Saved data entries:
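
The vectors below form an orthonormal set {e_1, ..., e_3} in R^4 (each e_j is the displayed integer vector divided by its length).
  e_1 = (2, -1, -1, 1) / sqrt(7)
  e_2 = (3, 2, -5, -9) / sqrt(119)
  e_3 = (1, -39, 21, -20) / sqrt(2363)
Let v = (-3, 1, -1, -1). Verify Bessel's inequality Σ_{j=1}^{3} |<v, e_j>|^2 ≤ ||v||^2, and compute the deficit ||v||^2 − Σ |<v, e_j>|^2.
Σ |<v, e_j>|^2 = 1139/139; ||v||^2 = 12; deficit = 529/139

Write each e_j = u_j / sqrt(<u_j, u_j>) where u_j is the displayed integer vector. Then <v, e_j> = <v, u_j> / sqrt(<u_j, u_j>), so |<v, e_j>|^2 = <v, u_j>^2 / <u_j, u_j>.
Coefficients: <v, e_1> = -7/sqrt(7), <v, e_2> = 7/sqrt(119), <v, e_3> = -43/sqrt(2363).
Square and sum: Σ |<v, e_j>|^2 = 1139/139.
Compute ||v||^2 = v·v = 12.
Deficit = 12 − 1139/139 = 529/139 ≥ 0, confirming Bessel's inequality. (The deficit equals ||v − Σ <v,e_j> e_j||^2, the squared distance from v to span{e_j}.)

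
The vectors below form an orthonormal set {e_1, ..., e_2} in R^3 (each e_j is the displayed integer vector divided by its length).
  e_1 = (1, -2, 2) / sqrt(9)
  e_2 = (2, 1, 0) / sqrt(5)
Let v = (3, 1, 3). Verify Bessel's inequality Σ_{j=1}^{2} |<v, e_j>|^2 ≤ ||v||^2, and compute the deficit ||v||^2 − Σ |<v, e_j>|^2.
Σ |<v, e_j>|^2 = 686/45; ||v||^2 = 19; deficit = 169/45

Write each e_j = u_j / sqrt(<u_j, u_j>) where u_j is the displayed integer vector. Then <v, e_j> = <v, u_j> / sqrt(<u_j, u_j>), so |<v, e_j>|^2 = <v, u_j>^2 / <u_j, u_j>.
Coefficients: <v, e_1> = 7/sqrt(9), <v, e_2> = 7/sqrt(5).
Square and sum: Σ |<v, e_j>|^2 = 686/45.
Compute ||v||^2 = v·v = 19.
Deficit = 19 − 686/45 = 169/45 ≥ 0, confirming Bessel's inequality. (The deficit equals ||v − Σ <v,e_j> e_j||^2, the squared distance from v to span{e_j}.)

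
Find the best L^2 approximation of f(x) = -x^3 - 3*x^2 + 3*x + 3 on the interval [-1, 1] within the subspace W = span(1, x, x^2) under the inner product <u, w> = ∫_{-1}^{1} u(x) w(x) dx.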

» EXERCISE BRIEF
Lines from the one holding "e_1 = (1, -2, 2) / sqrt(9)" to the last line of the records: return these exactly, and only these.

» WRITTEN REPLY
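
  e_1 = (1, -2, 2) / sqrt(9)
  e_2 = (2, 1, 0) / sqrt(5)
Let v = (3, 1, 3). Verify Bessel's inequality Σ_{j=1}^{2} |<v, e_j>|^2 ≤ ||v||^2, and compute the deficit ||v||^2 − Σ |<v, e_j>|^2.
Σ |<v, e_j>|^2 = 686/45; ||v||^2 = 19; deficit = 169/45

Write each e_j = u_j / sqrt(<u_j, u_j>) where u_j is the displayed integer vector. Then <v, e_j> = <v, u_j> / sqrt(<u_j, u_j>), so |<v, e_j>|^2 = <v, u_j>^2 / <u_j, u_j>.
Coefficients: <v, e_1> = 7/sqrt(9), <v, e_2> = 7/sqrt(5).
Square and sum: Σ |<v, e_j>|^2 = 686/45.
Compute ||v||^2 = v·v = 19.
Deficit = 19 − 686/45 = 169/45 ≥ 0, confirming Bessel's inequality. (The deficit equals ||v − Σ <v,e_j> e_j||^2, the squared distance from v to span{e_j}.)

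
Find the best L^2 approximation of f(x) = -x^3 - 3*x^2 + 3*x + 3 on the interval [-1, 1] within the subspace W = span(1, x, x^2) under the inner product <u, w> = ∫_{-1}^{1} u(x) w(x) dx.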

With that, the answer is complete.